[Records from a dataset]

****

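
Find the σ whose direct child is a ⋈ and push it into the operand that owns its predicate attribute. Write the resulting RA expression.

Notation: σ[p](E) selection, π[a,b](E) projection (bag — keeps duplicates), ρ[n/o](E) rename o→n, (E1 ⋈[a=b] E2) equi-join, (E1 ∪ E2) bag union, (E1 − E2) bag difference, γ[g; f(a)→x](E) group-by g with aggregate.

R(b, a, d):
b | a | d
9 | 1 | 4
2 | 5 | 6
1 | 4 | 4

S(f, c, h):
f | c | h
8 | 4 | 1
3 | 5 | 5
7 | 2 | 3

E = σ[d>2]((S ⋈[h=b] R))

σ filters on d, owned by the right side.
E' = (S ⋈[h=b] σ[d>2](R))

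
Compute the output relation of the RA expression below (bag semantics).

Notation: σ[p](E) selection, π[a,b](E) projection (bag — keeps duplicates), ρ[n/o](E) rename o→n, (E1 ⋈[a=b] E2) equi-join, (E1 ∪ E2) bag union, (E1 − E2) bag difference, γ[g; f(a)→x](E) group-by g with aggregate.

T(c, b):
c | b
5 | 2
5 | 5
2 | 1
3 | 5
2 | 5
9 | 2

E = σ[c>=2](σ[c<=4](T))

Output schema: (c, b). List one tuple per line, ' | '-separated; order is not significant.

Row counts bottom-up:
  T → 6
  σ[c<=4](T) → 3
  σ[c>=2](σ[c<=4](T)) → 3

== RESULT ==
c | b
2 | 1
2 | 5
3 | 5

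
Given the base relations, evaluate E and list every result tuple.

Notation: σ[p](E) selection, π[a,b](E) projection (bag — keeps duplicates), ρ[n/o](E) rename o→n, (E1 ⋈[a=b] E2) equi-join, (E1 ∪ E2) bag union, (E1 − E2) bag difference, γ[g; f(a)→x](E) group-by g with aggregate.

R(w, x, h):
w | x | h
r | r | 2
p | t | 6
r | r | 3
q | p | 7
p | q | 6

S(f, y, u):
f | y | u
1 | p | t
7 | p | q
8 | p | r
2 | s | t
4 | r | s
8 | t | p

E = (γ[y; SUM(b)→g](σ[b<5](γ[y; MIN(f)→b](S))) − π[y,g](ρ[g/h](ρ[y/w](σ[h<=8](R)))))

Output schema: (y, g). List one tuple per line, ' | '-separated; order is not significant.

Subexpression sizes:
  S → 6
  γ[y; MIN(f)→b](S) → 4
  σ[b<5](γ[y; MIN(f)→b](S)) → 3
  γ[y; SUM(b)→g](σ[b<5](γ[y; MIN(f)→b](S))) → 3
  R → 5
  σ[h<=8](R) → 5
  ρ[y/w](σ[h<=8](R)) → 5
  ρ[g/h](ρ[y/w](σ[h<=8](R))) → 5
  π[y,g](ρ[g/h](ρ[y/w](σ[h<=8](R)))) → 5
  (γ[y; SUM(b)→g](σ[b<5](γ[y; MIN(f)→b](S))) − π[y,g](ρ[g/h](ρ[y/w](σ[h<=8](R))))) → 3

== RESULT ==
y | g
p | 1
r | 4
s | 2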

****

**Problem requirements**
Write the complete data out, exactly as above.

**Result**
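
Find the σ whose direct child is a ⋈ and push it into the operand that owns its predicate attribute. Write the resulting RA expression.

Notation: σ[p](E) selection, π[a,b](E) projection (bag — keeps duplicates), ρ[n/o](E) rename o→n, (E1 ⋈[a=b] E2) equi-join, (E1 ∪ E2) bag union, (E1 − E2) bag difference, γ[g; f(a)→x](E) group-by g with aggregate.

R(b, a, d):
b | a | d
9 | 1 | 4
2 | 5 | 6
1 | 4 | 4

S(f, c, h):
f | c | h
8 | 4 | 1
3 | 5 | 5
7 | 2 | 3

E = σ[d>2]((S ⋈[h=b] R))

σ filters on d, owned by the right side.
E' = (S ⋈[h=b] σ[d>2](R))

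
Compute the output relation of the RA expression below (bag semantics).

Notation: σ[p](E) selection, π[a,b](E) projection (bag — keeps duplicates), ρ[n/o](E) rename o→n, (E1 ⋈[a=b] E2) equi-join, (E1 ∪ E2) bag union, (E1 − E2) bag difference, γ[g; f(a)→x](E) group-by g with aggregate.

T(c, b):
c | b
5 | 2
5 | 5
2 | 1
3 | 5
2 | 5
9 | 2

E = σ[c>=2](σ[c<=4](T))

Output schema: (c, b). List one tuple per line, ' | '-separated; order is not significant.

Row counts bottom-up:
  T → 6
  σ[c<=4](T) → 3
  σ[c>=2](σ[c<=4](T)) → 3

== RESULT ==
c | b
2 | 1
2 | 5
3 | 5

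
Given the base relations, evaluate E and list every result tuple.

Notation: σ[p](E) selection, π[a,b](E) projection (bag — keeps duplicates), ρ[n/o](E) rename o→n, (E1 ⋈[a=b] E2) equi-join, (E1 ∪ E2) bag union, (E1 − E2) bag difference, γ[g; f(a)→x](E) group-by g with aggregate.

R(w, x, h):
w | x | h
r | r | 2
p | t | 6
r | r | 3
q | p | 7
p | q | 6

S(f, y, u):
f | y | u
1 | p | t
7 | p | q
8 | p | r
2 | s | t
4 | r | s
8 | t | p

E = (γ[y; SUM(b)→g](σ[b<5](γ[y; MIN(f)→b](S))) − π[y,g](ρ[g/h](ρ[y/w](σ[h<=8](R)))))

Output schema: (y, g). List one tuple per line, ' | '-separated; order is not significant.

Subexpression sizes:
  S → 6
  γ[y; MIN(f)→b](S) → 4
  σ[b<5](γ[y; MIN(f)→b](S)) → 3
  γ[y; SUM(b)→g](σ[b<5](γ[y; MIN(f)→b](S))) → 3
  R → 5
  σ[h<=8](R) → 5
  ρ[y/w](σ[h<=8](R)) → 5
  ρ[g/h](ρ[y/w](σ[h<=8](R))) → 5
  π[y,g](ρ[g/h](ρ[y/w](σ[h<=8](R)))) → 5
  (γ[y; SUM(b)→g](σ[b<5](γ[y; MIN(f)→b](S))) − π[y,g](ρ[g/h](ρ[y/w](σ[h<=8](R))))) → 3

== RESULT ==
y | g
p | 1
r | 4
s | 2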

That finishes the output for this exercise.